[Recorded data]

§

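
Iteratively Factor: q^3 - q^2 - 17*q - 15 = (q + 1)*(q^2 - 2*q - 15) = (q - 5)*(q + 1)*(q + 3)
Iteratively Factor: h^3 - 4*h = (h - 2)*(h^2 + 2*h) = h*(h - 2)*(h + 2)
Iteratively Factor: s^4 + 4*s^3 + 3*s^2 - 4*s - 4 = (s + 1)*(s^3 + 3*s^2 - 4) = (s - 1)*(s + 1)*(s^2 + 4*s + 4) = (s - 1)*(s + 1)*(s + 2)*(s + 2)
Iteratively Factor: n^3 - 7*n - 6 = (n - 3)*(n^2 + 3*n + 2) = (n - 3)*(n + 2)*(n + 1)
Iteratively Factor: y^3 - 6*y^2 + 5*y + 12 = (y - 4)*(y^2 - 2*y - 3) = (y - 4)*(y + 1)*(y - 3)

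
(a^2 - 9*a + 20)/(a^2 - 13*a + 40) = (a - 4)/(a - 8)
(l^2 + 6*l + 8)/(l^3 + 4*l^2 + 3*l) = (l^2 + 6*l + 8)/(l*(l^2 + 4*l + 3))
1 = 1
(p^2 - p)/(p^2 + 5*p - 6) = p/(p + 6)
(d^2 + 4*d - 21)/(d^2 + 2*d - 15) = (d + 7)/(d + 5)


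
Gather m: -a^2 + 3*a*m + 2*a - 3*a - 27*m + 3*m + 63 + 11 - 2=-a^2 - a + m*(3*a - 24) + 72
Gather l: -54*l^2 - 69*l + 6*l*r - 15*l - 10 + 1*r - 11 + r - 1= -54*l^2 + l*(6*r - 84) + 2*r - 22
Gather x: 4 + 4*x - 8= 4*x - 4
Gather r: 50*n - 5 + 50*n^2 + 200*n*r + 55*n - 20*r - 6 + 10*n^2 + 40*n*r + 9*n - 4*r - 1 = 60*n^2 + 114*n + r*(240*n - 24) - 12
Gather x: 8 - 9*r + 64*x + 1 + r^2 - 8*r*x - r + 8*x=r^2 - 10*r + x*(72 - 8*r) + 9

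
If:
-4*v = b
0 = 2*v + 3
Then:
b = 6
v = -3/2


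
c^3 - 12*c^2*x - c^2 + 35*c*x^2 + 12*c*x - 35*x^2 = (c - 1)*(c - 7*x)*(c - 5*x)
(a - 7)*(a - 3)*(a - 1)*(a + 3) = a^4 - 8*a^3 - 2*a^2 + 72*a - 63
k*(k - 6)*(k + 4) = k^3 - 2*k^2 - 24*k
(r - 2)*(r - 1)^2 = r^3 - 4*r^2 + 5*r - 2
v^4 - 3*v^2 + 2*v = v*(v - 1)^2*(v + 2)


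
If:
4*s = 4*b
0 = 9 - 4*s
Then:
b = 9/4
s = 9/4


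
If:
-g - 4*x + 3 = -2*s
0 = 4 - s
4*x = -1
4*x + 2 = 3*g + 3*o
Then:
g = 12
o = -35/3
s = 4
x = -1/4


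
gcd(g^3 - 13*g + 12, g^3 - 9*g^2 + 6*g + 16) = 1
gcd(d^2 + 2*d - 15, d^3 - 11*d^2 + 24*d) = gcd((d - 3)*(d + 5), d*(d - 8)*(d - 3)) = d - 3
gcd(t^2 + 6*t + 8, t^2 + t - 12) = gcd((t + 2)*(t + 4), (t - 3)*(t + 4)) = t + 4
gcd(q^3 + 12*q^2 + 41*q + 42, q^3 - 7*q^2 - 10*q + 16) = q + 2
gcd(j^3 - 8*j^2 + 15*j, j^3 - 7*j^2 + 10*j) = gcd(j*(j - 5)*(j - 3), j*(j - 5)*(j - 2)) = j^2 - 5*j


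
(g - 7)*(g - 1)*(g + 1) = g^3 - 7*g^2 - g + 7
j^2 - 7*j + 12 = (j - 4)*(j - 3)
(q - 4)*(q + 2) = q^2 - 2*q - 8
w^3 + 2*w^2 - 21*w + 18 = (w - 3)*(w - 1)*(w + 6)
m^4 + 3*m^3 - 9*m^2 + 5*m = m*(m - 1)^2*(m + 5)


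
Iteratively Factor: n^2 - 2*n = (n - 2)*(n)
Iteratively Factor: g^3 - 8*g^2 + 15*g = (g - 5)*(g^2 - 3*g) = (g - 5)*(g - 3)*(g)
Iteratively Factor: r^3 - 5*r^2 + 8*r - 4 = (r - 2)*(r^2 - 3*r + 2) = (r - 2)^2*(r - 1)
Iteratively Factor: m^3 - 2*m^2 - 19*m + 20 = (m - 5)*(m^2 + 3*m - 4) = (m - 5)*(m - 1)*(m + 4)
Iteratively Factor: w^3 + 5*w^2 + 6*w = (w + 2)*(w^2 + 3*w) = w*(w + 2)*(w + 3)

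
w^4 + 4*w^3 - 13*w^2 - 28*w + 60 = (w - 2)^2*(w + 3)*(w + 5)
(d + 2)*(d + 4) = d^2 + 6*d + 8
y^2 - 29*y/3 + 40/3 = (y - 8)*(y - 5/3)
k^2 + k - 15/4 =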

§

Would you please transcribe the records above in full and exactly?

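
Iteratively Factor: q^3 - q^2 - 17*q - 15 = (q + 1)*(q^2 - 2*q - 15) = (q - 5)*(q + 1)*(q + 3)
Iteratively Factor: h^3 - 4*h = (h - 2)*(h^2 + 2*h) = h*(h - 2)*(h + 2)
Iteratively Factor: s^4 + 4*s^3 + 3*s^2 - 4*s - 4 = (s + 1)*(s^3 + 3*s^2 - 4) = (s - 1)*(s + 1)*(s^2 + 4*s + 4) = (s - 1)*(s + 1)*(s + 2)*(s + 2)
Iteratively Factor: n^3 - 7*n - 6 = (n - 3)*(n^2 + 3*n + 2) = (n - 3)*(n + 2)*(n + 1)
Iteratively Factor: y^3 - 6*y^2 + 5*y + 12 = (y - 4)*(y^2 - 2*y - 3) = (y - 4)*(y + 1)*(y - 3)

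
(a^2 - 9*a + 20)/(a^2 - 13*a + 40) = (a - 4)/(a - 8)
(l^2 + 6*l + 8)/(l^3 + 4*l^2 + 3*l) = (l^2 + 6*l + 8)/(l*(l^2 + 4*l + 3))
1 = 1
(p^2 - p)/(p^2 + 5*p - 6) = p/(p + 6)
(d^2 + 4*d - 21)/(d^2 + 2*d - 15) = (d + 7)/(d + 5)


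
Gather m: -a^2 + 3*a*m + 2*a - 3*a - 27*m + 3*m + 63 + 11 - 2=-a^2 - a + m*(3*a - 24) + 72
Gather l: -54*l^2 - 69*l + 6*l*r - 15*l - 10 + 1*r - 11 + r - 1= -54*l^2 + l*(6*r - 84) + 2*r - 22
Gather x: 4 + 4*x - 8= 4*x - 4
Gather r: 50*n - 5 + 50*n^2 + 200*n*r + 55*n - 20*r - 6 + 10*n^2 + 40*n*r + 9*n - 4*r - 1 = 60*n^2 + 114*n + r*(240*n - 24) - 12
Gather x: 8 - 9*r + 64*x + 1 + r^2 - 8*r*x - r + 8*x=r^2 - 10*r + x*(72 - 8*r) + 9

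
If:
-4*v = b
0 = 2*v + 3
Then:
b = 6
v = -3/2


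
c^3 - 12*c^2*x - c^2 + 35*c*x^2 + 12*c*x - 35*x^2 = (c - 1)*(c - 7*x)*(c - 5*x)
(a - 7)*(a - 3)*(a - 1)*(a + 3) = a^4 - 8*a^3 - 2*a^2 + 72*a - 63
k*(k - 6)*(k + 4) = k^3 - 2*k^2 - 24*k
(r - 2)*(r - 1)^2 = r^3 - 4*r^2 + 5*r - 2
v^4 - 3*v^2 + 2*v = v*(v - 1)^2*(v + 2)


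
If:
4*s = 4*b
0 = 9 - 4*s
Then:
b = 9/4
s = 9/4


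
If:
-g - 4*x + 3 = -2*s
0 = 4 - s
4*x = -1
4*x + 2 = 3*g + 3*o
Then:
g = 12
o = -35/3
s = 4
x = -1/4


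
gcd(g^3 - 13*g + 12, g^3 - 9*g^2 + 6*g + 16) = 1
gcd(d^2 + 2*d - 15, d^3 - 11*d^2 + 24*d) = gcd((d - 3)*(d + 5), d*(d - 8)*(d - 3)) = d - 3
gcd(t^2 + 6*t + 8, t^2 + t - 12) = gcd((t + 2)*(t + 4), (t - 3)*(t + 4)) = t + 4
gcd(q^3 + 12*q^2 + 41*q + 42, q^3 - 7*q^2 - 10*q + 16) = q + 2
gcd(j^3 - 8*j^2 + 15*j, j^3 - 7*j^2 + 10*j) = gcd(j*(j - 5)*(j - 3), j*(j - 5)*(j - 2)) = j^2 - 5*j


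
(g - 7)*(g - 1)*(g + 1) = g^3 - 7*g^2 - g + 7
j^2 - 7*j + 12 = (j - 4)*(j - 3)
(q - 4)*(q + 2) = q^2 - 2*q - 8
w^3 + 2*w^2 - 21*w + 18 = (w - 3)*(w - 1)*(w + 6)
m^4 + 3*m^3 - 9*m^2 + 5*m = m*(m - 1)^2*(m + 5)


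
Iteratively Factor: n^2 - 2*n = (n - 2)*(n)
Iteratively Factor: g^3 - 8*g^2 + 15*g = (g - 5)*(g^2 - 3*g) = (g - 5)*(g - 3)*(g)
Iteratively Factor: r^3 - 5*r^2 + 8*r - 4 = (r - 2)*(r^2 - 3*r + 2) = (r - 2)^2*(r - 1)
Iteratively Factor: m^3 - 2*m^2 - 19*m + 20 = (m - 5)*(m^2 + 3*m - 4) = (m - 5)*(m - 1)*(m + 4)
Iteratively Factor: w^3 + 5*w^2 + 6*w = (w + 2)*(w^2 + 3*w) = w*(w + 2)*(w + 3)

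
w^4 + 4*w^3 - 13*w^2 - 28*w + 60 = (w - 2)^2*(w + 3)*(w + 5)
(d + 2)*(d + 4) = d^2 + 6*d + 8
y^2 - 29*y/3 + 40/3 = (y - 8)*(y - 5/3)
k^2 + k - 15/4 =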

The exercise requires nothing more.